* TO DO:
Return the records below character for character.
[INFORMATION — start]
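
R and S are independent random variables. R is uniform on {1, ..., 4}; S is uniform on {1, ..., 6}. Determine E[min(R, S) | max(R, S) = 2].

4/3

Outcomes with max(R, S) = 2: (1,2), (2,1), (2,2), each with probability 1/24.
E[min(R, S) | max(R, S) = 2] = (1 + 1 + 2) / 3 = 4/3.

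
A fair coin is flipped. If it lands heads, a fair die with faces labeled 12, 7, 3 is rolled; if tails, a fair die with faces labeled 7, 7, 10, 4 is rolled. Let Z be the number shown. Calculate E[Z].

43/6

E[Z | heads] = (12+7+3)/3 = 22/3.
E[Z | tails] = (7+7+10+4)/4 = 7.
E[Z] = (1/2)·(22/3) + (1/2)·(7) = 43/6.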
[INFORMATION — finish]
* YOUR SOLUTION:
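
R and S are independent random variables. R is uniform on {1, ..., 4}; S is uniform on {1, ..., 6}. Determine E[min(R, S) | max(R, S) = 2].

4/3

Outcomes with max(R, S) = 2: (1,2), (2,1), (2,2), each with probability 1/24.
E[min(R, S) | max(R, S) = 2] = (1 + 1 + 2) / 3 = 4/3.

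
A fair coin is flipped. If it lands heads, a fair die with faces labeled 12, 7, 3 is rolled; if tails, a fair die with faces labeled 7, 7, 10, 4 is rolled. Let Z be the number shown. Calculate E[Z].

43/6

E[Z | heads] = (12+7+3)/3 = 22/3.
E[Z | tails] = (7+7+10+4)/4 = 7.
E[Z] = (1/2)·(22/3) + (1/2)·(7) = 43/6.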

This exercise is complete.